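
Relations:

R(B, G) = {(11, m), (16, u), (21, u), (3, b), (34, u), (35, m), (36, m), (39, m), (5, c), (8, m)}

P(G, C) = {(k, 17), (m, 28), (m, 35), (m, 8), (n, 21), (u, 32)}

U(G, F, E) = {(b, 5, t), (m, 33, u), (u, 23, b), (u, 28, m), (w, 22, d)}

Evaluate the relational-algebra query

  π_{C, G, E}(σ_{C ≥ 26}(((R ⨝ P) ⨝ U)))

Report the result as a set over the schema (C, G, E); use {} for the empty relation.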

◆ What the task requires: Without leaving anything out, repeat every entry shown above.

◆ Task response:
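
Relations:

R(B, G) = {(11, m), (16, u), (21, u), (3, b), (34, u), (35, m), (36, m), (39, m), (5, c), (8, m)}

P(G, C) = {(k, 17), (m, 28), (m, 35), (m, 8), (n, 21), (u, 32)}

U(G, F, E) = {(b, 5, t), (m, 33, u), (u, 23, b), (u, 28, m), (w, 22, d)}

Evaluate the relational-algebra query

  π_{C, G, E}(σ_{C ≥ 26}(((R ⨝ P) ⨝ U)))

Report the result as a set over the schema (C, G, E); use {} for the empty relation.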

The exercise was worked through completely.